◆ About this task: Print the data again, exactly.

** Opening Material for this exercise block **

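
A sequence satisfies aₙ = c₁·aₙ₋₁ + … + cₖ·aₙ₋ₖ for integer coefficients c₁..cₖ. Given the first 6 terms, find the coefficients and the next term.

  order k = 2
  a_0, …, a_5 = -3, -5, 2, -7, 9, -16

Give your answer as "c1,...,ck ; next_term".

  a_2 = -1·-5 + 1·-3 = 2
  a_3 = -1·2 + 1·-5 = -7
  a_4 = -1·-7 + 1·2 = 9
  a_5 = -1·9 + 1·-7 = -16
  a_6 = -1·-16 + 1·9 = 25

-1,1 ; 25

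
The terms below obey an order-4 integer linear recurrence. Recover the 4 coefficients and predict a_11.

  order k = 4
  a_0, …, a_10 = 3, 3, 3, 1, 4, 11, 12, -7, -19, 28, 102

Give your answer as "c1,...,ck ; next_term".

1,-2,0,3 ; 25

  a_4 = 1·1 + -2·3 + 0·3 + 3·3 = 4
  a_5 = 1·4 + -2·1 + 0·3 + 3·3 = 11
  a_6 = 1·11 + -2·4 + 0·1 + 3·3 = 12
  a_7 = 1·12 + -2·11 + 0·4 + 3·1 = -7
  a_8 = 1·-7 + -2·12 + 0·11 + 3·4 = -19
  a_9 = 1·-19 + -2·-7 + 0·12 + 3·11 = 28
  a_10 = 1·28 + -2·-19 + 0·-7 + 3·12 = 102
  a_11 = 1·102 + -2·28 + 0·-19 + 3·-7 = 25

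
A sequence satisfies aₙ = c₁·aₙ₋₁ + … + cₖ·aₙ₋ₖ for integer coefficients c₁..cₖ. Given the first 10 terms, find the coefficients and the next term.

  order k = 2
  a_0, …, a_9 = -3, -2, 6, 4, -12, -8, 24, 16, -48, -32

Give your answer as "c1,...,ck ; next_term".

  a_2 = 0·-2 + -2·-3 = 6
  a_3 = 0·6 + -2·-2 = 4
  a_4 = 0·4 + -2·6 = -12
  a_5 = 0·-12 + -2·4 = -8
  a_6 = 0·-8 + -2·-12 = 24
  a_7 = 0·24 + -2·-8 = 16
  a_8 = 0·16 + -2·24 = -48
  a_9 = 0·-48 + -2·16 = -32
  a_10 = 0·-32 + -2·-48 = 96

0,-2 ; 96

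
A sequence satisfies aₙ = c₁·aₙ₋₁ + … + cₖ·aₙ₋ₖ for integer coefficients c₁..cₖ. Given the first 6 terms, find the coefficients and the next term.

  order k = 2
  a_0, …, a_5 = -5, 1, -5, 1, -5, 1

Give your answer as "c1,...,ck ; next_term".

0,1 ; -5

  a_2 = 0·1 + 1·-5 = -5
  a_3 = 0·-5 + 1·1 = 1
  a_4 = 0·1 + 1·-5 = -5
  a_5 = 0·-5 + 1·1 = 1
  a_6 = 0·1 + 1·-5 = -5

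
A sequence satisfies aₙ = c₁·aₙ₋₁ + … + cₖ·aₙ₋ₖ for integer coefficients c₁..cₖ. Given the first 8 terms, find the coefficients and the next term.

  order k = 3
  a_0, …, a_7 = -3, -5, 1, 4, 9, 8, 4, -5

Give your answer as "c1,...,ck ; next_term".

  a_3 = 1·1 + 0·-5 + -1·-3 = 4
  a_4 = 1·4 + 0·1 + -1·-5 = 9
  a_5 = 1·9 + 0·4 + -1·1 = 8
  a_6 = 1·8 + 0·9 + -1·4 = 4
  a_7 = 1·4 + 0·8 + -1·9 = -5
  a_8 = 1·-5 + 0·4 + -1·8 = -13

1,0,-1 ; -13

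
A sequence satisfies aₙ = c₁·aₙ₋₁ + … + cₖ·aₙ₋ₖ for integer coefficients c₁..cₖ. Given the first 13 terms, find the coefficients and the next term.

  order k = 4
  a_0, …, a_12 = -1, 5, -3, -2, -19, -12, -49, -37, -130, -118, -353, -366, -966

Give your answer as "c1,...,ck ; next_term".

  a_4 = 1·-2 + 2·-3 + -2·5 + 1·-1 = -19
  a_5 = 1·-19 + 2·-2 + -2·-3 + 1·5 = -12
  a_6 = 1·-12 + 2·-19 + -2·-2 + 1·-3 = -49
  a_7 = 1·-49 + 2·-12 + -2·-19 + 1·-2 = -37
  a_8 = 1·-37 + 2·-49 + -2·-12 + 1·-19 = -130
  a_9 = 1·-130 + 2·-37 + -2·-49 + 1·-12 = -118
  a_10 = 1·-118 + 2·-130 + -2·-37 + 1·-49 = -353
  a_11 = 1·-353 + 2·-118 + -2·-130 + 1·-37 = -366
  a_12 = 1·-366 + 2·-353 + -2·-118 + 1·-130 = -966
  a_13 = 1·-966 + 2·-366 + -2·-353 + 1·-118 = -1110

1,2,-2,1 ; -1110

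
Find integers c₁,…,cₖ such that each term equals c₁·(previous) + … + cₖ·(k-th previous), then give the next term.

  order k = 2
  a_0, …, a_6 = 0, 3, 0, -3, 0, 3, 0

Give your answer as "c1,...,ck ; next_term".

0,-1 ; -3

  a_2 = 0·3 + -1·0 = 0
  a_3 = 0·0 + -1·3 = -3
  a_4 = 0·-3 + -1·0 = 0
  a_5 = 0·0 + -1·-3 = 3
  a_6 = 0·3 + -1·0 = 0
  a_7 = 0·0 + -1·3 = -3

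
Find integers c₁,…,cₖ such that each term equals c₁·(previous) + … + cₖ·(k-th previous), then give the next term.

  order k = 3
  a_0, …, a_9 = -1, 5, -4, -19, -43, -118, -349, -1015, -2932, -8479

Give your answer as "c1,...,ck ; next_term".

3,-1,2 ; -24535

  a_3 = 3·-4 + -1·5 + 2·-1 = -19
  a_4 = 3·-19 + -1·-4 + 2·5 = -43
  a_5 = 3·-43 + -1·-19 + 2·-4 = -118
  a_6 = 3·-118 + -1·-43 + 2·-19 = -349
  a_7 = 3·-349 + -1·-118 + 2·-43 = -1015
  a_8 = 3·-1015 + -1·-349 + 2·-118 = -2932
  a_9 = 3·-2932 + -1·-1015 + 2·-349 = -8479
  a_10 = 3·-8479 + -1·-2932 + 2·-1015 = -24535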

** Closing Material for this exercise block **

◆ The answer:
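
A sequence satisfies aₙ = c₁·aₙ₋₁ + … + cₖ·aₙ₋ₖ for integer coefficients c₁..cₖ. Given the first 6 terms, find the coefficients and the next term.

  order k = 2
  a_0, …, a_5 = -3, -5, 2, -7, 9, -16

Give your answer as "c1,...,ck ; next_term".

  a_2 = -1·-5 + 1·-3 = 2
  a_3 = -1·2 + 1·-5 = -7
  a_4 = -1·-7 + 1·2 = 9
  a_5 = -1·9 + 1·-7 = -16
  a_6 = -1·-16 + 1·9 = 25

-1,1 ; 25

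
The terms below obey an order-4 integer linear recurrence. Recover the 4 coefficients and predict a_11.

  order k = 4
  a_0, …, a_10 = 3, 3, 3, 1, 4, 11, 12, -7, -19, 28, 102

Give your answer as "c1,...,ck ; next_term".

1,-2,0,3 ; 25

  a_4 = 1·1 + -2·3 + 0·3 + 3·3 = 4
  a_5 = 1·4 + -2·1 + 0·3 + 3·3 = 11
  a_6 = 1·11 + -2·4 + 0·1 + 3·3 = 12
  a_7 = 1·12 + -2·11 + 0·4 + 3·1 = -7
  a_8 = 1·-7 + -2·12 + 0·11 + 3·4 = -19
  a_9 = 1·-19 + -2·-7 + 0·12 + 3·11 = 28
  a_10 = 1·28 + -2·-19 + 0·-7 + 3·12 = 102
  a_11 = 1·102 + -2·28 + 0·-19 + 3·-7 = 25

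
A sequence satisfies aₙ = c₁·aₙ₋₁ + … + cₖ·aₙ₋ₖ for integer coefficients c₁..cₖ. Given the first 10 terms, find the coefficients and the next term.

  order k = 2
  a_0, …, a_9 = -3, -2, 6, 4, -12, -8, 24, 16, -48, -32

Give your answer as "c1,...,ck ; next_term".

  a_2 = 0·-2 + -2·-3 = 6
  a_3 = 0·6 + -2·-2 = 4
  a_4 = 0·4 + -2·6 = -12
  a_5 = 0·-12 + -2·4 = -8
  a_6 = 0·-8 + -2·-12 = 24
  a_7 = 0·24 + -2·-8 = 16
  a_8 = 0·16 + -2·24 = -48
  a_9 = 0·-48 + -2·16 = -32
  a_10 = 0·-32 + -2·-48 = 96

0,-2 ; 96

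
A sequence satisfies aₙ = c₁·aₙ₋₁ + … + cₖ·aₙ₋ₖ for integer coefficients c₁..cₖ. Given the first 6 terms, find the coefficients and the next term.

  order k = 2
  a_0, …, a_5 = -5, 1, -5, 1, -5, 1

Give your answer as "c1,...,ck ; next_term".

0,1 ; -5

  a_2 = 0·1 + 1·-5 = -5
  a_3 = 0·-5 + 1·1 = 1
  a_4 = 0·1 + 1·-5 = -5
  a_5 = 0·-5 + 1·1 = 1
  a_6 = 0·1 + 1·-5 = -5

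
A sequence satisfies aₙ = c₁·aₙ₋₁ + … + cₖ·aₙ₋ₖ for integer coefficients c₁..cₖ. Given the first 8 terms, find the coefficients and the next term.

  order k = 3
  a_0, …, a_7 = -3, -5, 1, 4, 9, 8, 4, -5

Give your answer as "c1,...,ck ; next_term".

  a_3 = 1·1 + 0·-5 + -1·-3 = 4
  a_4 = 1·4 + 0·1 + -1·-5 = 9
  a_5 = 1·9 + 0·4 + -1·1 = 8
  a_6 = 1·8 + 0·9 + -1·4 = 4
  a_7 = 1·4 + 0·8 + -1·9 = -5
  a_8 = 1·-5 + 0·4 + -1·8 = -13

1,0,-1 ; -13

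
A sequence satisfies aₙ = c₁·aₙ₋₁ + … + cₖ·aₙ₋ₖ for integer coefficients c₁..cₖ. Given the first 13 terms, find the coefficients and the next term.

  order k = 4
  a_0, …, a_12 = -1, 5, -3, -2, -19, -12, -49, -37, -130, -118, -353, -366, -966

Give your answer as "c1,...,ck ; next_term".

  a_4 = 1·-2 + 2·-3 + -2·5 + 1·-1 = -19
  a_5 = 1·-19 + 2·-2 + -2·-3 + 1·5 = -12
  a_6 = 1·-12 + 2·-19 + -2·-2 + 1·-3 = -49
  a_7 = 1·-49 + 2·-12 + -2·-19 + 1·-2 = -37
  a_8 = 1·-37 + 2·-49 + -2·-12 + 1·-19 = -130
  a_9 = 1·-130 + 2·-37 + -2·-49 + 1·-12 = -118
  a_10 = 1·-118 + 2·-130 + -2·-37 + 1·-49 = -353
  a_11 = 1·-353 + 2·-118 + -2·-130 + 1·-37 = -366
  a_12 = 1·-366 + 2·-353 + -2·-118 + 1·-130 = -966
  a_13 = 1·-966 + 2·-366 + -2·-353 + 1·-118 = -1110

1,2,-2,1 ; -1110

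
Find integers c₁,…,cₖ such that each term equals c₁·(previous) + … + cₖ·(k-th previous), then give the next term.

  order k = 2
  a_0, …, a_6 = 0, 3, 0, -3, 0, 3, 0

Give your answer as "c1,...,ck ; next_term".

0,-1 ; -3

  a_2 = 0·3 + -1·0 = 0
  a_3 = 0·0 + -1·3 = -3
  a_4 = 0·-3 + -1·0 = 0
  a_5 = 0·0 + -1·-3 = 3
  a_6 = 0·3 + -1·0 = 0
  a_7 = 0·0 + -1·3 = -3

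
Find integers c₁,…,cₖ such that each term equals c₁·(previous) + … + cₖ·(k-th previous), then give the next term.

  order k = 3
  a_0, …, a_9 = -1, 5, -4, -19, -43, -118, -349, -1015, -2932, -8479

Give your answer as "c1,...,ck ; next_term".

3,-1,2 ; -24535

  a_3 = 3·-4 + -1·5 + 2·-1 = -19
  a_4 = 3·-19 + -1·-4 + 2·5 = -43
  a_5 = 3·-43 + -1·-19 + 2·-4 = -118
  a_6 = 3·-118 + -1·-43 + 2·-19 = -349
  a_7 = 3·-349 + -1·-118 + 2·-43 = -1015
  a_8 = 3·-1015 + -1·-349 + 2·-118 = -2932
  a_9 = 3·-2932 + -1·-1015 + 2·-349 = -8479
  a_10 = 3·-8479 + -1·-2932 + 2·-1015 = -24535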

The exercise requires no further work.